(Dataset entries)
————
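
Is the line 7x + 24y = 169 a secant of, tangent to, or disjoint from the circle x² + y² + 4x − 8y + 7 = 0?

Substituting the line into the circle gives 625x² + 1282x + 145 = 0.
Discriminant = (1282)² − 4·625·(145) = 1281024 > 0.
Two real roots: the line is a secant.

secant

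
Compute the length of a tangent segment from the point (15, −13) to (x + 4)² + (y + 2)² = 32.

15√2

The centre is (−4, −2) and r = 4√2. The square of the distance from P to the centre is 361 + 121 = 482.
Power of the point: PT² = |PO|² − r² = 450, so PT = 15√2.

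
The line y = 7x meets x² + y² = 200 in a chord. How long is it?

20√2

Centre (0, 0), r² = 200. Perpendicular distance d from centre to line = |0| / √50 = 0/√50.
Half the chord is √(r² − d²) = √(200), so the full chord is 20√2.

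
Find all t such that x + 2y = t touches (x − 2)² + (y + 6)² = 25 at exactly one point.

Tangency holds when the distance from the centre (2, −6) to the line equals the radius 5:
|1·2 + 2·(−6) − t| / √5 = 5
|t − (−10)| = 5√5.

t = −10 ± 5√5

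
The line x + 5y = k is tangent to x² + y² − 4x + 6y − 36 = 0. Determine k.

k = −13 ± 7√26

For a tangent, require d(centre, line) = r = 7.
|1·2 + 5·(−3) − k| / √26 = 7
|k − (−13)| = 7√26.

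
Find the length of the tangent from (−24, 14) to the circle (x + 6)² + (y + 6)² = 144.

2√145

With centre O = (−6, −6), |OP|² = 724 and r² = 144.
The tangent meets the radius at right angles, so tangent² = |PO|² − r² = 724 − 144 = 580.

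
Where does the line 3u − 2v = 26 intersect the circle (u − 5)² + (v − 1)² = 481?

(−4, −19) and (20, 17)

Substitute v = (−26 + 3u)/2:
13u² − 208u − 1040 = 0  ⟹  u² − 16u − 80 = 0
u = 20 or u = −4, giving (20, 17) and (−4, −19).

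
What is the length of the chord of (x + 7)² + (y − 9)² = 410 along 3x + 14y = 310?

The distance from (−7, 9) to the line is 205/√205, and r² = 410.
Chord = 2√(r² − d²) = 2·√(205) = 2√205.

2√205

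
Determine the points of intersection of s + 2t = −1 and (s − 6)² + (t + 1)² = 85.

(−3, 1) and (13, −7)

Substitute t = (−1 − s)/2:
5s² − 50s − 195 = 0  ⟹  s² − 10s − 39 = 0
s = 13 or s = −3, giving (13, −7) and (−3, 1).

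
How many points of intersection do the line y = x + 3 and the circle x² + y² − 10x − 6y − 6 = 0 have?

2

Substituting the line into the circle gives 2x² − 10x − 15 = 0.
Discriminant = (−10)² − 4·2·(−15) = 220 > 0.
Two real roots: the line is a secant.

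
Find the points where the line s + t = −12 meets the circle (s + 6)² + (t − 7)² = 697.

(−30, 18) and (5, −17)

From the line, t = −s − 12. Substituting:
2s² + 50s − 300 = 0  ⟹  s² + 25s − 150 = 0
s = 5 or s = −30, giving (5, −17) and (−30, 18).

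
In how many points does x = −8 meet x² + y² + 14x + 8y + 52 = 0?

Substituting the line into the circle gives y² + 8y + 4 = 0.
Discriminant = (8)² − 4·1·(4) = 48 > 0.
Two real roots: the line is a secant.

2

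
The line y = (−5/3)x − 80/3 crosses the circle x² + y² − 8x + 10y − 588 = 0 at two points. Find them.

Express y = (−80 − 5x)/3 and substitute into the circle:
34x² + 578x − 1292 = 0  ⟹  x² + 17x − 38 = 0
x = 2 or x = −19, giving (2, −30) and (−19, 5).

(−19, 5) and (2, −30)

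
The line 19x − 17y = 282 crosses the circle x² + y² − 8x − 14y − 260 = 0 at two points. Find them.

(5, −11) and (22, 8)

Express y = (−282 + 19x)/17 and substitute into the circle:
650x² − 17550x + 71500 = 0  ⟹  x² − 27x + 110 = 0
x = 22 or x = 5, giving (22, 8) and (5, −11).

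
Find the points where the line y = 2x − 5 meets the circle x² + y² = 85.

(−2, −9) and (6, 7)

From the line, y = 2x − 5. Substituting:
5x² − 20x − 60 = 0  ⟹  x² − 4x − 12 = 0
x = 6 or x = −2, giving (6, 7) and (−2, −9).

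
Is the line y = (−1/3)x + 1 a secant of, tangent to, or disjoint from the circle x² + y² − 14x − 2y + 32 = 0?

secant

Centre (7, 1), r² = 18. Distance² from centre to line = (7)²/10 = 49/10.
Since d² < r², the line cuts the circle twice.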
————
§ WHAT THE TASK ASKS:
Please retype all of the records above exactly as they are.

§ EXERCISE RESULT:
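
Is the line 7x + 24y = 169 a secant of, tangent to, or disjoint from the circle x² + y² + 4x − 8y + 7 = 0?

Substituting the line into the circle gives 625x² + 1282x + 145 = 0.
Discriminant = (1282)² − 4·625·(145) = 1281024 > 0.
Two real roots: the line is a secant.

secant

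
Compute the length of a tangent segment from the point (15, −13) to (x + 4)² + (y + 2)² = 32.

15√2

The centre is (−4, −2) and r = 4√2. The square of the distance from P to the centre is 361 + 121 = 482.
Power of the point: PT² = |PO|² − r² = 450, so PT = 15√2.

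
The line y = 7x meets x² + y² = 200 in a chord. How long is it?

20√2

Centre (0, 0), r² = 200. Perpendicular distance d from centre to line = |0| / √50 = 0/√50.
Half the chord is √(r² − d²) = √(200), so the full chord is 20√2.

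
Find all t such that x + 2y = t touches (x − 2)² + (y + 6)² = 25 at exactly one point.

Tangency holds when the distance from the centre (2, −6) to the line equals the radius 5:
|1·2 + 2·(−6) − t| / √5 = 5
|t − (−10)| = 5√5.

t = −10 ± 5√5

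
The line x + 5y = k is tangent to x² + y² − 4x + 6y − 36 = 0. Determine k.

k = −13 ± 7√26

For a tangent, require d(centre, line) = r = 7.
|1·2 + 5·(−3) − k| / √26 = 7
|k − (−13)| = 7√26.

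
Find the length of the tangent from (−24, 14) to the circle (x + 6)² + (y + 6)² = 144.

2√145

With centre O = (−6, −6), |OP|² = 724 and r² = 144.
The tangent meets the radius at right angles, so tangent² = |PO|² − r² = 724 − 144 = 580.

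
Where does the line 3u − 2v = 26 intersect the circle (u − 5)² + (v − 1)² = 481?

(−4, −19) and (20, 17)

Substitute v = (−26 + 3u)/2:
13u² − 208u − 1040 = 0  ⟹  u² − 16u − 80 = 0
u = 20 or u = −4, giving (20, 17) and (−4, −19).

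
What is the length of the chord of (x + 7)² + (y − 9)² = 410 along 3x + 14y = 310?

The distance from (−7, 9) to the line is 205/√205, and r² = 410.
Chord = 2√(r² − d²) = 2·√(205) = 2√205.

2√205

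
Determine the points of intersection of s + 2t = −1 and (s − 6)² + (t + 1)² = 85.

(−3, 1) and (13, −7)

Substitute t = (−1 − s)/2:
5s² − 50s − 195 = 0  ⟹  s² − 10s − 39 = 0
s = 13 or s = −3, giving (13, −7) and (−3, 1).

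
How many points of intersection do the line y = x + 3 and the circle x² + y² − 10x − 6y − 6 = 0 have?

2

Substituting the line into the circle gives 2x² − 10x − 15 = 0.
Discriminant = (−10)² − 4·2·(−15) = 220 > 0.
Two real roots: the line is a secant.

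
Find the points where the line s + t = −12 meets the circle (s + 6)² + (t − 7)² = 697.

(−30, 18) and (5, −17)

From the line, t = −s − 12. Substituting:
2s² + 50s − 300 = 0  ⟹  s² + 25s − 150 = 0
s = 5 or s = −30, giving (5, −17) and (−30, 18).

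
In how many points does x = −8 meet x² + y² + 14x + 8y + 52 = 0?

Substituting the line into the circle gives y² + 8y + 4 = 0.
Discriminant = (8)² − 4·1·(4) = 48 > 0.
Two real roots: the line is a secant.

2

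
The line y = (−5/3)x − 80/3 crosses the circle x² + y² − 8x + 10y − 588 = 0 at two points. Find them.

Express y = (−80 − 5x)/3 and substitute into the circle:
34x² + 578x − 1292 = 0  ⟹  x² + 17x − 38 = 0
x = 2 or x = −19, giving (2, −30) and (−19, 5).

(−19, 5) and (2, −30)

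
The line 19x − 17y = 282 crosses the circle x² + y² − 8x − 14y − 260 = 0 at two points. Find them.

(5, −11) and (22, 8)

Express y = (−282 + 19x)/17 and substitute into the circle:
650x² − 17550x + 71500 = 0  ⟹  x² − 27x + 110 = 0
x = 22 or x = 5, giving (22, 8) and (5, −11).

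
Find the points where the line y = 2x − 5 meets the circle x² + y² = 85.

(−2, −9) and (6, 7)

From the line, y = 2x − 5. Substituting:
5x² − 20x − 60 = 0  ⟹  x² − 4x − 12 = 0
x = 6 or x = −2, giving (6, 7) and (−2, −9).

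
Is the line y = (−1/3)x + 1 a secant of, tangent to, or disjoint from the circle x² + y² − 14x − 2y + 32 = 0?

secant

Centre (7, 1), r² = 18. Distance² from centre to line = (7)²/10 = 49/10.
Since d² < r², the line cuts the circle twice.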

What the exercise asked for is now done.